START Dataset
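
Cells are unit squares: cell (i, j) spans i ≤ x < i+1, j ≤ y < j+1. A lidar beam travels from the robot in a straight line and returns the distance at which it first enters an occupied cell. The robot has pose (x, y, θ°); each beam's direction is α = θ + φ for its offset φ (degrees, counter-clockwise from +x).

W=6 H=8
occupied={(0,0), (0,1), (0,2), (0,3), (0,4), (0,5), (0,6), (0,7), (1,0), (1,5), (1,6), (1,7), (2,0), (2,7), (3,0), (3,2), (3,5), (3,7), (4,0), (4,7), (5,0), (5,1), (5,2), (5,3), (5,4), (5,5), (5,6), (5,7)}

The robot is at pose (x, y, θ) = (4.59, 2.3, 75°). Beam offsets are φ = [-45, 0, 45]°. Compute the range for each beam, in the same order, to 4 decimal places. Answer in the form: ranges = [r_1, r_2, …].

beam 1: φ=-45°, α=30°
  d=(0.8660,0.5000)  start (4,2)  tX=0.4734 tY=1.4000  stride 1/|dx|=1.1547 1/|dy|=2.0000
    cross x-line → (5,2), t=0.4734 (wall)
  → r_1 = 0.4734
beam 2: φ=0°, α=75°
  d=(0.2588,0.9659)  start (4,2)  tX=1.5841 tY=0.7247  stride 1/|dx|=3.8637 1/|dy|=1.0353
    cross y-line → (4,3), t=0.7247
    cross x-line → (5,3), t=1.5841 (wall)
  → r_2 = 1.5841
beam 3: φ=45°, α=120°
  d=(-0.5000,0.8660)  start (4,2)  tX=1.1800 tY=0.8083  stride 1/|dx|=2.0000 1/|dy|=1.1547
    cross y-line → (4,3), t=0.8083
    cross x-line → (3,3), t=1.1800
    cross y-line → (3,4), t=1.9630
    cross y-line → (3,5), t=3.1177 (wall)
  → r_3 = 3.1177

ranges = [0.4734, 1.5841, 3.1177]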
END Dataset
## Work order
When a line of the records holds the word "occupied", copy that line.

## Expected answer
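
Cells are unit squares: cell (i, j) spans i ≤ x < i+1, j ≤ y < j+1. A lidar beam travels from the robot in a straight line and returns the distance at which it first enters an occupied cell. The robot has pose (x, y, θ°); each beam's direction is α = θ + φ for its offset φ (degrees, counter-clockwise from +x).
occupied={(0,0), (0,1), (0,2), (0,3), (0,4), (0,5), (0,6), (0,7), (1,0), (1,5), (1,6), (1,7), (2,0), (2,7), (3,0), (3,2), (3,5), (3,7), (4,0), (4,7), (5,0), (5,1), (5,2), (5,3), (5,4), (5,5), (5,6), (5,7)}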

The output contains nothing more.